» **Exercise data**
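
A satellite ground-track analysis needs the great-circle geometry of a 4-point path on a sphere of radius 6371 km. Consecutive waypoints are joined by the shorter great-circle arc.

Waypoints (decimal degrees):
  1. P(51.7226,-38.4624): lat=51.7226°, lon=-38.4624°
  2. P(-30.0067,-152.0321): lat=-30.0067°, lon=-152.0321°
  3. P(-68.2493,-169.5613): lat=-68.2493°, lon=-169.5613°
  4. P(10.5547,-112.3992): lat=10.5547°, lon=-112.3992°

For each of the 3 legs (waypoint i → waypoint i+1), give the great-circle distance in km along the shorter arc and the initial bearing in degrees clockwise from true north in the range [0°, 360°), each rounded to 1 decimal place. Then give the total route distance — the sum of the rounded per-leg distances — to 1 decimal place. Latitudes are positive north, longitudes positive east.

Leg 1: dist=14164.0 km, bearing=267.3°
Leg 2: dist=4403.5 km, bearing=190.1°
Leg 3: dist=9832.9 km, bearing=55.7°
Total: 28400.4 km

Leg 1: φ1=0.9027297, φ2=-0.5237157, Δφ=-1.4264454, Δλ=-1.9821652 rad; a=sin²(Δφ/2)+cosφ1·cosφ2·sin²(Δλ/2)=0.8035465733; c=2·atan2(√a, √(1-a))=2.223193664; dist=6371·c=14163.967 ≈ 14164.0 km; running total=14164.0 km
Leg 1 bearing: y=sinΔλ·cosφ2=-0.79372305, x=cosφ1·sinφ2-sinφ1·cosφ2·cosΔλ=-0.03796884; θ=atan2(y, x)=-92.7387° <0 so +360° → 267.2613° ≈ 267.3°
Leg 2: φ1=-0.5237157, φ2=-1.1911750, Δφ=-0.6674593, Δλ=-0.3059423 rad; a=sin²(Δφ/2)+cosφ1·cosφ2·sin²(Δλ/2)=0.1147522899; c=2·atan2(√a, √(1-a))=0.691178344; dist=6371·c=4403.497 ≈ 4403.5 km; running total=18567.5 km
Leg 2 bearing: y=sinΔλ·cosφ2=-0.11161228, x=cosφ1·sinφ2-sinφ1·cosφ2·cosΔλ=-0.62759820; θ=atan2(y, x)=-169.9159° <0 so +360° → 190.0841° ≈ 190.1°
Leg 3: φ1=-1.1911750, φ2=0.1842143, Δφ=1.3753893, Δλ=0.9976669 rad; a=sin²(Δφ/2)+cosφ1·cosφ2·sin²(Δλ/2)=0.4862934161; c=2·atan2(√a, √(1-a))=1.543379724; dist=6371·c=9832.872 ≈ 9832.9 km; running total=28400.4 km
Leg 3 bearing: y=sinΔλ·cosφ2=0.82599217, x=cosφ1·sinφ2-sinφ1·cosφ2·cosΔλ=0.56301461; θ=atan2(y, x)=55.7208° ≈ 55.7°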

» **Required action**
Copy every line of the records above, starting with the first, up to and including the line containing "4. P(10.5547,-112.3992): lat=10.5547°, lon=-112.3992°".

» **Exercise answer**
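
A satellite ground-track analysis needs the great-circle geometry of a 4-point path on a sphere of radius 6371 km. Consecutive waypoints are joined by the shorter great-circle arc.

Waypoints (decimal degrees):
  1. P(51.7226,-38.4624): lat=51.7226°, lon=-38.4624°
  2. P(-30.0067,-152.0321): lat=-30.0067°, lon=-152.0321°
  3. P(-68.2493,-169.5613): lat=-68.2493°, lon=-169.5613°
  4. P(10.5547,-112.3992): lat=10.5547°, lon=-112.3992°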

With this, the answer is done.